*** Material supplied ***

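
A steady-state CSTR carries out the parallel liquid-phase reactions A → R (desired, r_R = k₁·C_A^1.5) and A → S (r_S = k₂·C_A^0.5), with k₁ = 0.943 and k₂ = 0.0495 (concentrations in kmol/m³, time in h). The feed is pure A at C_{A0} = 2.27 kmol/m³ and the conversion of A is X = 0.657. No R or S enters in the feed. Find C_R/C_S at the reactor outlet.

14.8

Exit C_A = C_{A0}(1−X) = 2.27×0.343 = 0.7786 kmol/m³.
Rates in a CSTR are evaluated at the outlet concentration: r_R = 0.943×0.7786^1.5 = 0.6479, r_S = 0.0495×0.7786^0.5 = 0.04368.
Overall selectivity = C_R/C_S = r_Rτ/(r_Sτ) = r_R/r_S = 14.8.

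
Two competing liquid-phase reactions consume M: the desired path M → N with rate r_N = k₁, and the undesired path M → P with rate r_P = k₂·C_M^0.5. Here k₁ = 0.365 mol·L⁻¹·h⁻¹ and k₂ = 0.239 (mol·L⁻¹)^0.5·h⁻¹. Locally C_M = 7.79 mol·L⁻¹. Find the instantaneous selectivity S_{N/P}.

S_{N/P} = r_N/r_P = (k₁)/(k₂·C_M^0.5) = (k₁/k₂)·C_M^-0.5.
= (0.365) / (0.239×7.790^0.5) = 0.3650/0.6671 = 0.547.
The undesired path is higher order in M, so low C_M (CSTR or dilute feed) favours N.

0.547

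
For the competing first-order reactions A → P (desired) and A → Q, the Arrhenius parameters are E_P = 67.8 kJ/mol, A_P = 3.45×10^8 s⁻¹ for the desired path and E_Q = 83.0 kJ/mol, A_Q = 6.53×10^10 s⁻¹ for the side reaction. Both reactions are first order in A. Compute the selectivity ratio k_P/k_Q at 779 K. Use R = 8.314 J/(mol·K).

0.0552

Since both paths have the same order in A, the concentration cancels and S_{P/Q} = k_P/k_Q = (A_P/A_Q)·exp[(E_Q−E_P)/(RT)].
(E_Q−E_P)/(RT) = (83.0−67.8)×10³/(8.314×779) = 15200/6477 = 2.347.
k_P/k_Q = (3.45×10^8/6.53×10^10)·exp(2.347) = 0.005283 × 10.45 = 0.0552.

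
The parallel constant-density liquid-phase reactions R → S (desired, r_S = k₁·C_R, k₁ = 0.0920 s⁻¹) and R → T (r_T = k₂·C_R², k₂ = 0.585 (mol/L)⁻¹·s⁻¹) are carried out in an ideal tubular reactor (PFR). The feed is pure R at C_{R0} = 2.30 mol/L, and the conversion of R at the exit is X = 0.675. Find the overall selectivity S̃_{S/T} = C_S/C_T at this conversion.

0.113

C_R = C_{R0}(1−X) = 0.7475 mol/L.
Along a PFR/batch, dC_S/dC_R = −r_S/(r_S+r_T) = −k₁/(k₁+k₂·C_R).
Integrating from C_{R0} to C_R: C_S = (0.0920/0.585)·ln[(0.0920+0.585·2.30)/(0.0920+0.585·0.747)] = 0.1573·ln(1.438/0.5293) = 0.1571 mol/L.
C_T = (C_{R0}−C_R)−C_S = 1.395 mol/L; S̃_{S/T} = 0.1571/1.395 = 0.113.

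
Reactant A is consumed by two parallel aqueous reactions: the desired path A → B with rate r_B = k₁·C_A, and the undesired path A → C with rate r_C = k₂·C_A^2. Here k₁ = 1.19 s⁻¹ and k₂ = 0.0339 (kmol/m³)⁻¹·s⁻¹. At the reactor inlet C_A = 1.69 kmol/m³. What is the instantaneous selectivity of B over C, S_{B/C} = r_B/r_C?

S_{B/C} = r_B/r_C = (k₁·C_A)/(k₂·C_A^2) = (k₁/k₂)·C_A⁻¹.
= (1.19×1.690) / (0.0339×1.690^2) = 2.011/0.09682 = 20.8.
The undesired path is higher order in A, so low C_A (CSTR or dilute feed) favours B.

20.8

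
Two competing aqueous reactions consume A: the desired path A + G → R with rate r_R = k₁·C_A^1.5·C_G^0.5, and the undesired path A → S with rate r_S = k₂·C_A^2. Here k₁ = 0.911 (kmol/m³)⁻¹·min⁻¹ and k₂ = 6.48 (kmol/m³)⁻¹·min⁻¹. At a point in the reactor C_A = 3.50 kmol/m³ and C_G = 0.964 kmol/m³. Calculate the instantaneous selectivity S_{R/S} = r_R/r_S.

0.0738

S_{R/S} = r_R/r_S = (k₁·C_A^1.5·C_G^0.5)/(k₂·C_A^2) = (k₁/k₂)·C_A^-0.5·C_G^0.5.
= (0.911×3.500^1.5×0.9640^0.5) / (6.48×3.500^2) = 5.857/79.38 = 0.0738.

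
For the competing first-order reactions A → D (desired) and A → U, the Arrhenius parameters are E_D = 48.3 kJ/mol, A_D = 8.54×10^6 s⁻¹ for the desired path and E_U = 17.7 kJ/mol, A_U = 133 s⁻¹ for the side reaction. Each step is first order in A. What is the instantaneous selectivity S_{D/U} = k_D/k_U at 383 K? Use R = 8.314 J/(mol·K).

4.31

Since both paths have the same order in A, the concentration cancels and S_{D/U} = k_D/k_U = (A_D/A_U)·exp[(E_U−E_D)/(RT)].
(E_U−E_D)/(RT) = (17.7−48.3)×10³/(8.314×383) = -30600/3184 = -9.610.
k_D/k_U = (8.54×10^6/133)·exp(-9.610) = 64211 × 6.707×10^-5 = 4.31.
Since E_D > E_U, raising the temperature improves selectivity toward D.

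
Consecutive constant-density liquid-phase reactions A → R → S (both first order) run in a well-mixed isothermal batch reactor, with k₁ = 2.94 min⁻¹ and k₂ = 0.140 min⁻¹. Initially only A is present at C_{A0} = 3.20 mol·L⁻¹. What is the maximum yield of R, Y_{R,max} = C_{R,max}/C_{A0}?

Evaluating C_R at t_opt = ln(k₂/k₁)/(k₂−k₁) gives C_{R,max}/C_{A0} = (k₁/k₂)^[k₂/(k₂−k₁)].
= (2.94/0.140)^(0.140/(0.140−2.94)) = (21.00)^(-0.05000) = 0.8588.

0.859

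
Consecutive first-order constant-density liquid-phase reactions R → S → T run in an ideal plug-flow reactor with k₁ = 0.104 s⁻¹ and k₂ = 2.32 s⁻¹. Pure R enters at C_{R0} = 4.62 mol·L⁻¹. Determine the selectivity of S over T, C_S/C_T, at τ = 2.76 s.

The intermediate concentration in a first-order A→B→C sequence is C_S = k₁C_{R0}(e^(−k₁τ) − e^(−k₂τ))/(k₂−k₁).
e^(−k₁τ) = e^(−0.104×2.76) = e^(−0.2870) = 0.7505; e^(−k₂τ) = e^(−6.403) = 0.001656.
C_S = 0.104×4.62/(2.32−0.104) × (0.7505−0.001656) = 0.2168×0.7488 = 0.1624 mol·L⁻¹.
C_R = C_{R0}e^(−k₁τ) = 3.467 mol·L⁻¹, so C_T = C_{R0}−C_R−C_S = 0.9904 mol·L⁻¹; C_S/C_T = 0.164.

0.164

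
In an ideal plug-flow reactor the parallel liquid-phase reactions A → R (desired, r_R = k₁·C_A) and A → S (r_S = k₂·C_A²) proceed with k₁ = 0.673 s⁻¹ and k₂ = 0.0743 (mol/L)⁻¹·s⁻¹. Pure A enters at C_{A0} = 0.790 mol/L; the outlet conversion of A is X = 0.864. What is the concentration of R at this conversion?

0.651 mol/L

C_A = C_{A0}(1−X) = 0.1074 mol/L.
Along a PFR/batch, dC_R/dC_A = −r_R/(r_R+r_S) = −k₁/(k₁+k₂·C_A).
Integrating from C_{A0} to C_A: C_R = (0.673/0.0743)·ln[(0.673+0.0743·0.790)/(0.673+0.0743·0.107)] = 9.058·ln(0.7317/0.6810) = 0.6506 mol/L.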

***

§ Task instructions
Your answer should hold the line with "In an ideal plug-flow reactor the" and each line after it to the end of the data, retyped exactly. Include no other lines.

§ Task output
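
In an ideal plug-flow reactor the parallel liquid-phase reactions A → R (desired, r_R = k₁·C_A) and A → S (r_S = k₂·C_A²) proceed with k₁ = 0.673 s⁻¹ and k₂ = 0.0743 (mol/L)⁻¹·s⁻¹. Pure A enters at C_{A0} = 0.790 mol/L; the outlet conversion of A is X = 0.864. What is the concentration of R at this conversion?

0.651 mol/L

C_A = C_{A0}(1−X) = 0.1074 mol/L.
Along a PFR/batch, dC_R/dC_A = −r_R/(r_R+r_S) = −k₁/(k₁+k₂·C_A).
Integrating from C_{A0} to C_A: C_R = (0.673/0.0743)·ln[(0.673+0.0743·0.790)/(0.673+0.0743·0.107)] = 9.058·ln(0.7317/0.6810) = 0.6506 mol/L.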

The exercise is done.